Segment Open

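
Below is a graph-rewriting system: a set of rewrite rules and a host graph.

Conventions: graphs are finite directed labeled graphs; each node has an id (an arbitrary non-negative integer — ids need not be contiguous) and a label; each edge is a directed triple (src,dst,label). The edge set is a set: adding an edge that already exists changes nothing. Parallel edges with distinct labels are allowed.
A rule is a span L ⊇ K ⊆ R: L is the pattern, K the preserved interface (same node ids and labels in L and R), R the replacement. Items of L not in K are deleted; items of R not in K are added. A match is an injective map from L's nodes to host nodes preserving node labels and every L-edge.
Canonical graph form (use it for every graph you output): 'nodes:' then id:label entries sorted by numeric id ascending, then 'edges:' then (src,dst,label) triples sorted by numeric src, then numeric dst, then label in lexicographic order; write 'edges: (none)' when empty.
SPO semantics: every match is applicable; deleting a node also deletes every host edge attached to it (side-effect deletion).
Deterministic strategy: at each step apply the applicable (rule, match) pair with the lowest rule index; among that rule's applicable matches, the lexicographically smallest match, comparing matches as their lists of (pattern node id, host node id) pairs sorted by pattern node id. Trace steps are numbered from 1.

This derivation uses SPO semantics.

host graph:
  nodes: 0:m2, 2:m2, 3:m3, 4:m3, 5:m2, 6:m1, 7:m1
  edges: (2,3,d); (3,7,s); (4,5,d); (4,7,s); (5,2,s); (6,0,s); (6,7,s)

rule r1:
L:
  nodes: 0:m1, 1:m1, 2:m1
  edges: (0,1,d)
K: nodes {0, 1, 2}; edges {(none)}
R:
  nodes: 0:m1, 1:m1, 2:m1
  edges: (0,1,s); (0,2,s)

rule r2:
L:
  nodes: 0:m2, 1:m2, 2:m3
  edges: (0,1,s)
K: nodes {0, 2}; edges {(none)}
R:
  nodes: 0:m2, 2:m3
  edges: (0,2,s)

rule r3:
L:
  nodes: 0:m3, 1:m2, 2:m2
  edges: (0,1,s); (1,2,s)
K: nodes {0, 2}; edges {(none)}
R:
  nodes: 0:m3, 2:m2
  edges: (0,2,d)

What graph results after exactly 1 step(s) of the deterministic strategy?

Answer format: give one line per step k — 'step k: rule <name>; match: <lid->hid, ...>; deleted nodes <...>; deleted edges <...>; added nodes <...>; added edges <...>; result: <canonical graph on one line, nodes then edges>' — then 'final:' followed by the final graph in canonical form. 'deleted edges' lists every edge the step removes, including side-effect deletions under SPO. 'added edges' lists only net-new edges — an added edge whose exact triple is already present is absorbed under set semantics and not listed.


step 1: rule r2; match: 0->5, 1->2, 2->3; deleted nodes 2; deleted edges (2,3,d); (5,2,s); added nodes (none); added edges (5,3,s); result: nodes: 0:m2, 3:m3, 4:m3, 5:m2, 6:m1, 7:m1 edges: (3,7,s); (4,5,d); (4,7,s); (5,3,s); (6,0,s); (6,7,s)
final:
nodes: 0:m2, 3:m3, 4:m3, 5:m2, 6:m1, 7:m1
edges: (3,7,s); (4,5,d); (4,7,s); (5,3,s); (6,0,s); (6,7,s)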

Segment Closed

* [WORK TO BE COMPLETED]: In the data above, retype exactly and only the lines between the one holding "Canonical graph form" and the one holding "What graph results", inclusive.

* [RESULT]:
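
Canonical graph form (use it for every graph you output): 'nodes:' then id:label entries sorted by numeric id ascending, then 'edges:' then (src,dst,label) triples sorted by numeric src, then numeric dst, then label in lexicographic order; write 'edges: (none)' when empty.
SPO semantics: every match is applicable; deleting a node also deletes every host edge attached to it (side-effect deletion).
Deterministic strategy: at each step apply the applicable (rule, match) pair with the lowest rule index; among that rule's applicable matches, the lexicographically smallest match, comparing matches as their lists of (pattern node id, host node id) pairs sorted by pattern node id. Trace steps are numbered from 1.

This derivation uses SPO semantics.

host graph:
  nodes: 0:m2, 2:m2, 3:m3, 4:m3, 5:m2, 6:m1, 7:m1
  edges: (2,3,d); (3,7,s); (4,5,d); (4,7,s); (5,2,s); (6,0,s); (6,7,s)

rule r1:
L:
  nodes: 0:m1, 1:m1, 2:m1
  edges: (0,1,d)
K: nodes {0, 1, 2}; edges {(none)}
R:
  nodes: 0:m1, 1:m1, 2:m1
  edges: (0,1,s); (0,2,s)

rule r2:
L:
  nodes: 0:m2, 1:m2, 2:m3
  edges: (0,1,s)
K: nodes {0, 2}; edges {(none)}
R:
  nodes: 0:m2, 2:m3
  edges: (0,2,s)

rule r3:
L:
  nodes: 0:m3, 1:m2, 2:m2
  edges: (0,1,s); (1,2,s)
K: nodes {0, 2}; edges {(none)}
R:
  nodes: 0:m3, 2:m2
  edges: (0,2,d)

What graph results after exactly 1 step(s) of the deterministic strategy?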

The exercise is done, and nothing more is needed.